-- TASK TO CARRY OUT --
Search term "awards": please show all lines in the listing that contain it.
+ + +
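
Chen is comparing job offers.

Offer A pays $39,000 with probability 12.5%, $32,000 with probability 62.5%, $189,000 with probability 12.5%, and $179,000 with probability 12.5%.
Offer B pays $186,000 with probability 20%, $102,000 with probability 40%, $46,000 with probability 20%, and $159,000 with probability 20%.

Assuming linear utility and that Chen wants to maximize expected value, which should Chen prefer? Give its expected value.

Offer B ($119,000)

Offer A = 0.125 × 39000 + 0.625 × 32000 + 0.125 × 189000 + 0.125 × 179000 = 4875 + 20000 + 23625 + 22375 = 70875
Offer B = 0.2 × 186000 + 0.4 × 102000 + 0.2 × 46000 + 0.2 × 159000 = 37200 + 40800 + 9200 + 31800 = 119000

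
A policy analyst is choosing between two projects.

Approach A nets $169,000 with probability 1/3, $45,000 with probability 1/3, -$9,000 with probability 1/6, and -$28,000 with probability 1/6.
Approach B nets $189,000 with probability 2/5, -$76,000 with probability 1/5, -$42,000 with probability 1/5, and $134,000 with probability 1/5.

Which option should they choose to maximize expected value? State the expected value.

Approach B ($78,800)

Approach A = 1/3 × 169000 + 1/3 × 45000 + 1/6 × (-9000) + 1/6 × (-28000) = 56333.3333 + 15000 − 1500 − 4666.6667 = 65166.6667
Approach B = 2/5 × 189000 + 1/5 × (-76000) + 1/5 × (-42000) + 1/5 × 134000 = 75600 − 15200 − 8400 + 26800 = 78800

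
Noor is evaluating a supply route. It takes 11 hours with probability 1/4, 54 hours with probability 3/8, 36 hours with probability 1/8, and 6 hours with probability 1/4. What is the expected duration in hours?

EV = 1/4 × 11 + 3/8 × 54 + 1/8 × 36 + 1/4 × 6 = 2.75 + 20.25 + 4.5 + 1.5 = 29

29 hours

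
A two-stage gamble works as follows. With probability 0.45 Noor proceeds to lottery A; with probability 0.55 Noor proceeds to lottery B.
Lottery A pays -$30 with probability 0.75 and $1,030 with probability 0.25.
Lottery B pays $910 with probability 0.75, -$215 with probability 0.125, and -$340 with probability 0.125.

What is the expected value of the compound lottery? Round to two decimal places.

EV(A) = 0.75 × (-30) + 0.25 × 1030 = -22.5 + 257.5 = 235
EV(B) = 0.75 × 910 + 0.125 × (-215) + 0.125 × (-340) = 682.5 − 26.875 − 42.5 = 613.125
Overall = 0.45 × 235 + 0.55 × 613.125 = 105.75 + 337.21875 = 442.96875

$442.97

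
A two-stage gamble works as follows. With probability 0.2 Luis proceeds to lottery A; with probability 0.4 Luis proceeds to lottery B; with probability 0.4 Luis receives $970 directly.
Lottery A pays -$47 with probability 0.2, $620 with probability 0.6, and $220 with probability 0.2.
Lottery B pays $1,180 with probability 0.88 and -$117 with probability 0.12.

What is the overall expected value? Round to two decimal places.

$879.06

EV(A) = 0.2 × (-47) + 0.6 × 620 + 0.2 × 220 = -9.4 + 372 + 44 = 406.6
EV(B) = 0.88 × 1180 + 0.12 × (-117) = 1038.4 − 14.04 = 1024.36
Branch C: 970 (certain)
Overall = 0.2 × 406.6 + 0.4 × 1024.36 + 0.4 × 970 = 81.32 + 409.744 + 388 = 879.064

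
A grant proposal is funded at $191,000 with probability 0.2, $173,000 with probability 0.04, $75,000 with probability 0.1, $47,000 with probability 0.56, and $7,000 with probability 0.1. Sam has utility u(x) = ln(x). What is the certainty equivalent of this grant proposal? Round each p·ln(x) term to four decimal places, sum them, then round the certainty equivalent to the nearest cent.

$56,766.41

E[u] = 0.2·ln(191000) + 0.04·ln(173000) + 0.1·ln(75000) + 0.56·ln(47000) + 0.1·ln(7000) = 2.4320 + 0.4824 + 1.1225 + 6.0244 + 0.8854 = 10.9467
CE = e^10.9467 ≈ 56766.41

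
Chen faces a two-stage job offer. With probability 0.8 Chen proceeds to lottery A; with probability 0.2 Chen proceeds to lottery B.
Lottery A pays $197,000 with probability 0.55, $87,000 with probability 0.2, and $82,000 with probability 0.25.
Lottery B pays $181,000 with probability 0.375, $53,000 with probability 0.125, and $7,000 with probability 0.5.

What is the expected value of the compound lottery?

EV(A) = 0.55 × 197000 + 0.2 × 87000 + 0.25 × 82000 = 108350 + 17400 + 20500 = 146250
EV(B) = 0.375 × 181000 + 0.125 × 53000 + 0.5 × 7000 = 67875 + 6625 + 3500 = 78000
Overall = 0.8 × 146250 + 0.2 × 78000 = 117000 + 15600 = 132600

$132,600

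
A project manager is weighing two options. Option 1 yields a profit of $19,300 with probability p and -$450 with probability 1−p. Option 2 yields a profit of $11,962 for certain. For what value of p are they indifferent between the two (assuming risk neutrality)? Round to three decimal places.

p·19300 + (1−p)·(-450) = 11962
19750p − 450 = 11962
p = (11962 + 450) / 19750

p = 0.628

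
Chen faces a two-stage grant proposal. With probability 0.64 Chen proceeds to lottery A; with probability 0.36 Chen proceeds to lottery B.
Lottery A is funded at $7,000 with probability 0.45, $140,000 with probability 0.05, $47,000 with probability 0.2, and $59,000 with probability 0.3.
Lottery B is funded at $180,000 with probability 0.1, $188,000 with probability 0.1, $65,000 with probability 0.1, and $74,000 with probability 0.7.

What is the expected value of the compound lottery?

EV(A) = 0.45 × 7000 + 0.05 × 140000 + 0.2 × 47000 + 0.3 × 59000 = 3150 + 7000 + 9400 + 17700 = 37250
EV(B) = 0.1 × 180000 + 0.1 × 188000 + 0.1 × 65000 + 0.7 × 74000 = 18000 + 18800 + 6500 + 51800 = 95100
Overall = 0.64 × 37250 + 0.36 × 95100 = 23840 + 34236 = 58076

$58,076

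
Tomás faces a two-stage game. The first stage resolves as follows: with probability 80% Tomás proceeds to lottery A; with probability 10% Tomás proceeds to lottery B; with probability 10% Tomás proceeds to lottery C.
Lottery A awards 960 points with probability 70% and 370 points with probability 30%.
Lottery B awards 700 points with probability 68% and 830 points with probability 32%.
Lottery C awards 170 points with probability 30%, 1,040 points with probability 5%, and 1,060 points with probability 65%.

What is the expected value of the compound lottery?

779.76 points

EV(A) = 0.7 × 960 + 0.3 × 370 = 672 + 111 = 783
EV(B) = 0.68 × 700 + 0.32 × 830 = 476 + 265.6 = 741.6
EV(C) = 0.3 × 170 + 0.05 × 1040 + 0.65 × 1060 = 51 + 52 + 689 = 792
Overall = 0.8 × 783 + 0.1 × 741.6 + 0.1 × 792 = 626.4 + 74.16 + 79.2 = 779.76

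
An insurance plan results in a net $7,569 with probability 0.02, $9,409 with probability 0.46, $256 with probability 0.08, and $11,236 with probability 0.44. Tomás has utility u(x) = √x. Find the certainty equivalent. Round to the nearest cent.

E[u] = 0.02·√7569 + 0.46·√9409 + 0.08·√256 + 0.44·√11236 = 0.02·87 + 0.46·97 + 0.08·16 + 0.44·106 = 94.28
CE = (94.28)² = 8888.7184

$8,888.72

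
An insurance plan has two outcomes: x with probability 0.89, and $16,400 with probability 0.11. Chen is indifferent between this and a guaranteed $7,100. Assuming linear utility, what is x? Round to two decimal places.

0.89·x + 0.11·16400 = 7100
0.89·x = 7100 − 1804 = 5296
x = 5296 / 0.89 = 5950.5618

x = $5,950.56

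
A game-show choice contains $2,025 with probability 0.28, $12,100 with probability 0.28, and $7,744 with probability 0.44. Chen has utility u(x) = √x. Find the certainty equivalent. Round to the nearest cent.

$6,743.69

E[u] = 0.28·√2025 + 0.28·√12100 + 0.44·√7744 = 0.28·45 + 0.28·110 + 0.44·88 = 82.12
CE = (82.12)² = 6743.6944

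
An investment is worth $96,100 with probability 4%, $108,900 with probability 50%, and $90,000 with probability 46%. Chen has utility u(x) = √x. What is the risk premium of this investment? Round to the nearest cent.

E[u] = 0.04·√96100 + 0.5·√108900 + 0.46·√90000 = 0.04·310 + 0.5·330 + 0.46·300 = 315.4
CE = (315.4)² = 99477.16
Risk premium = EV − CE = 99694 − 99477.16 = 216.84

$216.84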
+ + +
-- RESPONSE TO THIS EXERCISE --
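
Lottery A awards 960 points with probability 70% and 370 points with probability 30%.
Lottery B awards 700 points with probability 68% and 830 points with probability 32%.
Lottery C awards 170 points with probability 30%, 1,040 points with probability 5%, and 1,060 points with probability 65%.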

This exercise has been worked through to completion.